→ Task
Nothing may be left out or changed. Print every entry.

Excerpts from a dataset:
#####

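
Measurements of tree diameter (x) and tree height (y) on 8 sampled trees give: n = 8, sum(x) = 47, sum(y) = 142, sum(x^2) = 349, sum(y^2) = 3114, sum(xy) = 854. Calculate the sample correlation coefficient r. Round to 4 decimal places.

S_xy = nΣxy − ΣxΣy = 8·854 − 47·142 = 6832 − 6674 = 158
S_xx = nΣx² − (Σx)² = 8·349 − 47² = 2792 − 2209 = 583
S_yy = nΣy² − (Σy)² = 8·3114 − 142² = 24912 − 20164 = 4748
r = S_xy / √(S_xx·S_yy) = 158 / √(583·4748) = 158 / √2768084 = 158 / 1663.7560 = 0.0950

0.0950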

#####

→ Answer to the exercise
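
Measurements of tree diameter (x) and tree height (y) on 8 sampled trees give: n = 8, sum(x) = 47, sum(y) = 142, sum(x^2) = 349, sum(y^2) = 3114, sum(xy) = 854. Calculate the sample correlation coefficient r. Round to 4 decimal places.

S_xy = nΣxy − ΣxΣy = 8·854 − 47·142 = 6832 − 6674 = 158
S_xx = nΣx² − (Σx)² = 8·349 − 47² = 2792 − 2209 = 583
S_yy = nΣy² − (Σy)² = 8·3114 − 142² = 24912 − 20164 = 4748
r = S_xy / √(S_xx·S_yy) = 158 / √(583·4748) = 158 / √2768084 = 158 / 1663.7560 = 0.0950

0.0950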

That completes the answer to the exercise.